### Task requirements
The answer must be the data, repeated exactly.

Stored data
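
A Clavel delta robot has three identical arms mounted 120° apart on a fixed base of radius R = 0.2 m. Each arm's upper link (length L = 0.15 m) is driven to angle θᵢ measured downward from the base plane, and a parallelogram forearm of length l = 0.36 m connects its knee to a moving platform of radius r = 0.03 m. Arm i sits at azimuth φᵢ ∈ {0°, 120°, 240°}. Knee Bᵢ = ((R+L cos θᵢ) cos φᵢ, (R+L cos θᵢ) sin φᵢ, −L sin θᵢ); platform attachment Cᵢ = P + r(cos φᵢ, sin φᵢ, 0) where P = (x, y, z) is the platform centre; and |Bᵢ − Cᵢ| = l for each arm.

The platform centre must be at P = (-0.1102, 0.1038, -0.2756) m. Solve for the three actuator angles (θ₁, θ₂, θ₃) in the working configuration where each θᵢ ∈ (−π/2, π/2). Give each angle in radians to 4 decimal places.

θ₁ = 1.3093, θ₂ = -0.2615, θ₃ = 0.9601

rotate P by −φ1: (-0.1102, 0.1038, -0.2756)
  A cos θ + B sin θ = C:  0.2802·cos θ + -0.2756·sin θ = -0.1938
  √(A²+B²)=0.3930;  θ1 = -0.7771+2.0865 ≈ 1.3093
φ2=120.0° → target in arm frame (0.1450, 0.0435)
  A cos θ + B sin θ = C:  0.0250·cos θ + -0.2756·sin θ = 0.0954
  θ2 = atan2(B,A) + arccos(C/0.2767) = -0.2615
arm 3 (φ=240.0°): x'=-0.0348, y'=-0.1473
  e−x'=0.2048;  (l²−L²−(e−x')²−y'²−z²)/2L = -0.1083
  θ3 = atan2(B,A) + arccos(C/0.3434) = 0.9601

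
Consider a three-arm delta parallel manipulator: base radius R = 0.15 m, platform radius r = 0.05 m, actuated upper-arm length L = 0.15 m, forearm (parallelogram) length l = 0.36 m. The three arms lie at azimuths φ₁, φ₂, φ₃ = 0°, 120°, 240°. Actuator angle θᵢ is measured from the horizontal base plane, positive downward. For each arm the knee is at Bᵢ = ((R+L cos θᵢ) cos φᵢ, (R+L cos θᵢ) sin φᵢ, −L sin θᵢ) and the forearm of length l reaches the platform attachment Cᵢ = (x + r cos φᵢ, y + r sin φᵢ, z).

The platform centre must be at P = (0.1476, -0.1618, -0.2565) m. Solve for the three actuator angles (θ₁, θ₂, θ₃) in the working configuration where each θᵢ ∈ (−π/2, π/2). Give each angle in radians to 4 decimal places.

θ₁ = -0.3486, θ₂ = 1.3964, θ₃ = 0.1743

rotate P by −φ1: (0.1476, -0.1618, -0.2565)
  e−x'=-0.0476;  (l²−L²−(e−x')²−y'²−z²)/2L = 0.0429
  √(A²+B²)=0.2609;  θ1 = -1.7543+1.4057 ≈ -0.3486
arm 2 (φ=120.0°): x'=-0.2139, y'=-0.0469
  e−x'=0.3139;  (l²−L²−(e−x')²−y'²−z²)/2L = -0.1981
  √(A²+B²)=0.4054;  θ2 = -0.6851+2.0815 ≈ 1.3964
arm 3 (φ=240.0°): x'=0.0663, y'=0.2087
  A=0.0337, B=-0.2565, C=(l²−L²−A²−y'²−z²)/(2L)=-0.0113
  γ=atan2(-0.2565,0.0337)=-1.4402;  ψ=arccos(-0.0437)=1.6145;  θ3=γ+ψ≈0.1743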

### Written answer
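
A Clavel delta robot has three identical arms mounted 120° apart on a fixed base of radius R = 0.2 m. Each arm's upper link (length L = 0.15 m) is driven to angle θᵢ measured downward from the base plane, and a parallelogram forearm of length l = 0.36 m connects its knee to a moving platform of radius r = 0.03 m. Arm i sits at azimuth φᵢ ∈ {0°, 120°, 240°}. Knee Bᵢ = ((R+L cos θᵢ) cos φᵢ, (R+L cos θᵢ) sin φᵢ, −L sin θᵢ); platform attachment Cᵢ = P + r(cos φᵢ, sin φᵢ, 0) where P = (x, y, z) is the platform centre; and |Bᵢ − Cᵢ| = l for each arm.

The platform centre must be at P = (-0.1102, 0.1038, -0.2756) m. Solve for the three actuator angles (θ₁, θ₂, θ₃) in the working configuration where each θᵢ ∈ (−π/2, π/2). Give each angle in radians to 4 decimal places.

θ₁ = 1.3093, θ₂ = -0.2615, θ₃ = 0.9601

rotate P by −φ1: (-0.1102, 0.1038, -0.2756)
  A cos θ + B sin θ = C:  0.2802·cos θ + -0.2756·sin θ = -0.1938
  √(A²+B²)=0.3930;  θ1 = -0.7771+2.0865 ≈ 1.3093
φ2=120.0° → target in arm frame (0.1450, 0.0435)
  A cos θ + B sin θ = C:  0.0250·cos θ + -0.2756·sin θ = 0.0954
  θ2 = atan2(B,A) + arccos(C/0.2767) = -0.2615
arm 3 (φ=240.0°): x'=-0.0348, y'=-0.1473
  e−x'=0.2048;  (l²−L²−(e−x')²−y'²−z²)/2L = -0.1083
  θ3 = atan2(B,A) + arccos(C/0.3434) = 0.9601

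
Consider a three-arm delta parallel manipulator: base radius R = 0.15 m, platform radius r = 0.05 m, actuated upper-arm length L = 0.15 m, forearm (parallelogram) length l = 0.36 m. The three arms lie at azimuths φ₁, φ₂, φ₃ = 0°, 120°, 240°. Actuator angle θᵢ is measured from the horizontal base plane, positive downward. For each arm the knee is at Bᵢ = ((R+L cos θᵢ) cos φᵢ, (R+L cos θᵢ) sin φᵢ, −L sin θᵢ) and the forearm of length l reaches the platform attachment Cᵢ = (x + r cos φᵢ, y + r sin φᵢ, z).

The platform centre must be at P = (0.1476, -0.1618, -0.2565) m. Solve for the three actuator angles (θ₁, θ₂, θ₃) in the working configuration where each θᵢ ∈ (−π/2, π/2). Give each angle in radians to 4 decimal places.

θ₁ = -0.3486, θ₂ = 1.3964, θ₃ = 0.1743

rotate P by −φ1: (0.1476, -0.1618, -0.2565)
  e−x'=-0.0476;  (l²−L²−(e−x')²−y'²−z²)/2L = 0.0429
  √(A²+B²)=0.2609;  θ1 = -1.7543+1.4057 ≈ -0.3486
arm 2 (φ=120.0°): x'=-0.2139, y'=-0.0469
  e−x'=0.3139;  (l²−L²−(e−x')²−y'²−z²)/2L = -0.1981
  √(A²+B²)=0.4054;  θ2 = -0.6851+2.0815 ≈ 1.3964
arm 3 (φ=240.0°): x'=0.0663, y'=0.2087
  A=0.0337, B=-0.2565, C=(l²−L²−A²−y'²−z²)/(2L)=-0.0113
  γ=atan2(-0.2565,0.0337)=-1.4402;  ψ=arccos(-0.0437)=1.6145;  θ3=γ+ψ≈0.1743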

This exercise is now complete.